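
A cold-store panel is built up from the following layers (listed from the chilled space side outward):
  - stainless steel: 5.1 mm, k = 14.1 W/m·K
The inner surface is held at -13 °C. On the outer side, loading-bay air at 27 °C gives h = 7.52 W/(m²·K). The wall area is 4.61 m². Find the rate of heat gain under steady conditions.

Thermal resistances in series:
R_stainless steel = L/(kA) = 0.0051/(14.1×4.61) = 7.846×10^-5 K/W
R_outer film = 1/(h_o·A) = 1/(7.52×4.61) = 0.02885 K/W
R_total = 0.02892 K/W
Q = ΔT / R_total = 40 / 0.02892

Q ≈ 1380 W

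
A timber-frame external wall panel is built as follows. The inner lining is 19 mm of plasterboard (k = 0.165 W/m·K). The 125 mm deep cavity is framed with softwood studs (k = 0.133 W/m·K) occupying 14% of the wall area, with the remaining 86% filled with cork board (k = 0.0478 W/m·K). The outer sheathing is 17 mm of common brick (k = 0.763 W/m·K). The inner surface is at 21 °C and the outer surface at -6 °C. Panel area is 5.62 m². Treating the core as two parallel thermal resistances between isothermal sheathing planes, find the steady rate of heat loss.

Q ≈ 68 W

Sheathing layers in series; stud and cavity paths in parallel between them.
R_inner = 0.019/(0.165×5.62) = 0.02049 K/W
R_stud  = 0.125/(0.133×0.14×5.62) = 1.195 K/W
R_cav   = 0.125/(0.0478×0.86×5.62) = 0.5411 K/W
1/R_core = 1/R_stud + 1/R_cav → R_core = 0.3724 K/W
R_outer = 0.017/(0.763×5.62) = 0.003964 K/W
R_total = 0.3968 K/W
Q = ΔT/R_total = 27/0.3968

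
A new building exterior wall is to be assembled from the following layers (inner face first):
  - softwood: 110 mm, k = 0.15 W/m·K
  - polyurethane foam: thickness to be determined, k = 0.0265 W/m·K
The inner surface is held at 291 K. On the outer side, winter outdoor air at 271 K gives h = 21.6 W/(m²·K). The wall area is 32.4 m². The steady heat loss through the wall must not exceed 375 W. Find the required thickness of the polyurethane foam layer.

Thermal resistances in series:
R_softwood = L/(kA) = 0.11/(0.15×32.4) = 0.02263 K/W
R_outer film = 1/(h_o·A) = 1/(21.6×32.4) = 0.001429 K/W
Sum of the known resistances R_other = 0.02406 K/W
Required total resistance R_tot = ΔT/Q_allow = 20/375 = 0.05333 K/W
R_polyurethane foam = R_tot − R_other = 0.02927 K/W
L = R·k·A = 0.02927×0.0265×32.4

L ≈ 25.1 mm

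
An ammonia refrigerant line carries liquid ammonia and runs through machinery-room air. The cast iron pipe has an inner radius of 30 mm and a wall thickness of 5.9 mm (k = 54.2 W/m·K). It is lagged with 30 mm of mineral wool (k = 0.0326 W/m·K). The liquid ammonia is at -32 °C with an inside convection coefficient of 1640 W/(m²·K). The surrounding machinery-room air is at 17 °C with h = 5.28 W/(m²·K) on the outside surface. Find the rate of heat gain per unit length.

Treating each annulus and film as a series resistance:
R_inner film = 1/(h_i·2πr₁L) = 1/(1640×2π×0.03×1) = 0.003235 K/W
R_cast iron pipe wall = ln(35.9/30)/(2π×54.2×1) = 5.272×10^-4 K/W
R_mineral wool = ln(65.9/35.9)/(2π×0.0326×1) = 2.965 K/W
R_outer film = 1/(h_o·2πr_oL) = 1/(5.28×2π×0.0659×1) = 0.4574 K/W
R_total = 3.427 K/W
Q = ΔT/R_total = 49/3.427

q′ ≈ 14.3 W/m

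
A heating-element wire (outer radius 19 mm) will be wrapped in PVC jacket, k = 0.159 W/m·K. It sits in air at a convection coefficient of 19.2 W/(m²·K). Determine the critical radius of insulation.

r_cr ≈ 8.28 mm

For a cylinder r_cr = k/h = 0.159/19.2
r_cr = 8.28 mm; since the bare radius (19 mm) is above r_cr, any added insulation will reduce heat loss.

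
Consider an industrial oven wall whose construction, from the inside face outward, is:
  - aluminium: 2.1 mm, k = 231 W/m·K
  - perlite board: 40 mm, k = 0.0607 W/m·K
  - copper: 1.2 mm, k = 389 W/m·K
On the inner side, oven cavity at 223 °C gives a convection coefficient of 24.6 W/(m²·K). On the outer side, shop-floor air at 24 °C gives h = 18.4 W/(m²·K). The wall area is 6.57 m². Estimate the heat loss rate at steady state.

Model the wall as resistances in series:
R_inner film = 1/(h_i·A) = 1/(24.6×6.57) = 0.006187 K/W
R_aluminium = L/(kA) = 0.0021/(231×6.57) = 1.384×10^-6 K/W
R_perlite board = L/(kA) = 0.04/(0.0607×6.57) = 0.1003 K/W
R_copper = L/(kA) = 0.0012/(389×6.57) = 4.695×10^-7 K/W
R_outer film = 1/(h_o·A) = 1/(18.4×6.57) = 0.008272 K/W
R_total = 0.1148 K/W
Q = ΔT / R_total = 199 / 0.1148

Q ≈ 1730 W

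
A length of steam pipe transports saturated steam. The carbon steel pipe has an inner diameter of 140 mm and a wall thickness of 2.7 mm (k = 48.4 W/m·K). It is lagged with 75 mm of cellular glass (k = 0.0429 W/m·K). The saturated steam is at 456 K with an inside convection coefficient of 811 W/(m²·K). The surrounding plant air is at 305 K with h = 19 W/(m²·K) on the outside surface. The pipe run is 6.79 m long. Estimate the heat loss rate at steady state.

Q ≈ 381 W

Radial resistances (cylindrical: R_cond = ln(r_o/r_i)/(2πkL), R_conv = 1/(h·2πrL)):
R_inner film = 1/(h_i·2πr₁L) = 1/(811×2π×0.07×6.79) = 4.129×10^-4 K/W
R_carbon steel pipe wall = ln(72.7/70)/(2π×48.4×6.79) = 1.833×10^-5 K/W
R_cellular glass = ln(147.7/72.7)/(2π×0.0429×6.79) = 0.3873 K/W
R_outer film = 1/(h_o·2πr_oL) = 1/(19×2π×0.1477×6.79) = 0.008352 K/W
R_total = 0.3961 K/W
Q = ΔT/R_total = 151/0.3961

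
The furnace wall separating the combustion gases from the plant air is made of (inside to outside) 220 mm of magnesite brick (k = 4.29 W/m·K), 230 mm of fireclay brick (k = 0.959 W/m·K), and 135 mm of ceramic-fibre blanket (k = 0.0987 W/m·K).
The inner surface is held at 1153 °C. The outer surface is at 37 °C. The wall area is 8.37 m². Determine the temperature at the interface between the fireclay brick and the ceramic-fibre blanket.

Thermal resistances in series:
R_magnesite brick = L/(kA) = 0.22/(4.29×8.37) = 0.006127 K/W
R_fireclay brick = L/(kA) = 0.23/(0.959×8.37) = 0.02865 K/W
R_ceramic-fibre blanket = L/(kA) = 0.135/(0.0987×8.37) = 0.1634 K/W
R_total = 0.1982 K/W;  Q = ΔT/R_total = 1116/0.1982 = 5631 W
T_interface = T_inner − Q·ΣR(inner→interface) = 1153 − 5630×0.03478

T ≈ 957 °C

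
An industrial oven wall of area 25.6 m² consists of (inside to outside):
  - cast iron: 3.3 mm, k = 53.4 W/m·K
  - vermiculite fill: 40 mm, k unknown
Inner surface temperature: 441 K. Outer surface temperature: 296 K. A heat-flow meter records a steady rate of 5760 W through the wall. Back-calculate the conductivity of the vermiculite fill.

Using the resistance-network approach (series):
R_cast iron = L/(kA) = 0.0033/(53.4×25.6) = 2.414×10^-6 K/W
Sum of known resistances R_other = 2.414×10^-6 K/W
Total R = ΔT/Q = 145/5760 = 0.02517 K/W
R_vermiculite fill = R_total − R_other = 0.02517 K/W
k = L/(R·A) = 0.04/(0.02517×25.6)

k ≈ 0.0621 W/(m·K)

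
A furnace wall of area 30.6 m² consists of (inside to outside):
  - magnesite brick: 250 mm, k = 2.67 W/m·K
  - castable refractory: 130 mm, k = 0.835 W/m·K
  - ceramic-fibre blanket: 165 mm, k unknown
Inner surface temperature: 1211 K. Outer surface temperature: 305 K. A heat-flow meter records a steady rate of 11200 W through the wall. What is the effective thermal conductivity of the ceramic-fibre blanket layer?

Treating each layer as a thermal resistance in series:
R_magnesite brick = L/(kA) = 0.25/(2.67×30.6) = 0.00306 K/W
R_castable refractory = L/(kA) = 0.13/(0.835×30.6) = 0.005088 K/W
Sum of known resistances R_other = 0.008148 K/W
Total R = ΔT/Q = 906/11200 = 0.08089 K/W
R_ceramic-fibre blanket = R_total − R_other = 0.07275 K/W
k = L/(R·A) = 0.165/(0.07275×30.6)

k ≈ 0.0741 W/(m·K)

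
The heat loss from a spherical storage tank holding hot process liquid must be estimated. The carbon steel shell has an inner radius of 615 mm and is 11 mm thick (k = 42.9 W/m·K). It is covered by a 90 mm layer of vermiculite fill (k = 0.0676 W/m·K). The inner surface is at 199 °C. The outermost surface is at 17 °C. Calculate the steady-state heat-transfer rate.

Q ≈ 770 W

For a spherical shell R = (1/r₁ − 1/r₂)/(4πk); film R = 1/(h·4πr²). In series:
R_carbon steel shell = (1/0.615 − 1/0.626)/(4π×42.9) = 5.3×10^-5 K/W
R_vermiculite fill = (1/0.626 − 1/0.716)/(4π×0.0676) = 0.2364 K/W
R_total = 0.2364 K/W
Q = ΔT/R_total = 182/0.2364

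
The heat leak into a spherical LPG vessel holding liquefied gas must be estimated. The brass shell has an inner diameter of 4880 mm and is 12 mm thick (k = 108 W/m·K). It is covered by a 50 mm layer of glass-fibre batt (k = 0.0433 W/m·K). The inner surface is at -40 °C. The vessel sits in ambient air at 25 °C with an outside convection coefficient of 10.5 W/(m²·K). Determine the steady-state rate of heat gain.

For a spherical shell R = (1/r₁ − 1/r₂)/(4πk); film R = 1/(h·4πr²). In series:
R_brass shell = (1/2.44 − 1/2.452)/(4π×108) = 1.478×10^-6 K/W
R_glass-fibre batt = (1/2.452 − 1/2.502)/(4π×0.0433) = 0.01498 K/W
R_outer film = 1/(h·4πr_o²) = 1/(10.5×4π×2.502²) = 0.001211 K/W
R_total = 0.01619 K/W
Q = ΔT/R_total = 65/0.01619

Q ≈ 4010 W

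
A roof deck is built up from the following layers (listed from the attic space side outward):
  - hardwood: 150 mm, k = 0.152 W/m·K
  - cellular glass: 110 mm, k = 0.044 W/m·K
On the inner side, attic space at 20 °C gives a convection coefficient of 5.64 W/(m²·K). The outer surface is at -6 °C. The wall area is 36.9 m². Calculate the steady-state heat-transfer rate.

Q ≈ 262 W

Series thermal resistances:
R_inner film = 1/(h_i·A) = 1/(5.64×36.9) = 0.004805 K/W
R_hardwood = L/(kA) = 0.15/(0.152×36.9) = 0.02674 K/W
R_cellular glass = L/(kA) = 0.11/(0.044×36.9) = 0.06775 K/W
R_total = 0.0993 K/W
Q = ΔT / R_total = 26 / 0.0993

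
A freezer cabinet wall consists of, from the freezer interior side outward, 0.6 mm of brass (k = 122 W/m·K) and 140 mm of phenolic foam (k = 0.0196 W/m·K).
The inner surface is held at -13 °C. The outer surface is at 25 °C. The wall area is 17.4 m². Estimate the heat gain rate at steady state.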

### Task requirements
Wherever the word "industrial" occurs in the data above, copy the line it sits in.

### Problem solution
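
Consider an industrial oven wall whose construction, from the inside face outward, is:
An industrial oven wall of area 25.6 m² consists of (inside to outside):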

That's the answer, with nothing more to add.